DATASET ENTRIES
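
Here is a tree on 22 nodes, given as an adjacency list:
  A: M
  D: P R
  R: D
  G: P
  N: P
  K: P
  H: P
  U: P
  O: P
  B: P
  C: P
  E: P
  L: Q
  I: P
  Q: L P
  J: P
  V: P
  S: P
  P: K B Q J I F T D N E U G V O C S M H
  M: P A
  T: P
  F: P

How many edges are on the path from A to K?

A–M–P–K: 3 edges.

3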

...

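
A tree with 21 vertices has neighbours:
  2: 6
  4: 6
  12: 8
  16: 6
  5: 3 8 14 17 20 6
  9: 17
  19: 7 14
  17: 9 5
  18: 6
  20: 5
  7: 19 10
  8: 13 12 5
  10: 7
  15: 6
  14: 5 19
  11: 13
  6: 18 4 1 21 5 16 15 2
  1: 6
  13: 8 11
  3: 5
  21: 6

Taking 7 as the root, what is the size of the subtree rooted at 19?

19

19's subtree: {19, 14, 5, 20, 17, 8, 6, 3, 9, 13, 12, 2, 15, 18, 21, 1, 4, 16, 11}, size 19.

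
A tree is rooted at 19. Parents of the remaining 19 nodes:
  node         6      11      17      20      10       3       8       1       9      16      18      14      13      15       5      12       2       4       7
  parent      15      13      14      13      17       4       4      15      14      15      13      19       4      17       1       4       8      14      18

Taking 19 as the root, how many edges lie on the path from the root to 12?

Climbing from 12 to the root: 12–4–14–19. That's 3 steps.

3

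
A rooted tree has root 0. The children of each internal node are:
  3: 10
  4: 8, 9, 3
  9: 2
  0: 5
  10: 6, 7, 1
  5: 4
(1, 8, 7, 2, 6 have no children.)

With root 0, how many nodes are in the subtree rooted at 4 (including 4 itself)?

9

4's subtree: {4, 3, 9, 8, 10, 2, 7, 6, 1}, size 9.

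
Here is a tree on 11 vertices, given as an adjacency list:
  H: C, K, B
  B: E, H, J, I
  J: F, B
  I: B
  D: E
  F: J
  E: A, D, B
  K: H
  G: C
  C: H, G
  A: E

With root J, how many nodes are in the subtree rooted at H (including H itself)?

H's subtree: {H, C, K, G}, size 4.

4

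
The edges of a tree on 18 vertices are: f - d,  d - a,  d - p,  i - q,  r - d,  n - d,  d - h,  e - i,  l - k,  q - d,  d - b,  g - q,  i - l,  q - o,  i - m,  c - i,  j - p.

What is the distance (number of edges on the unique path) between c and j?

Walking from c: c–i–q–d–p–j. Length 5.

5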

EXERCISE BRIEF
Report the count of lines in the entries that contain the string "children", and nothing besides it.

WRITTEN ANSWER
2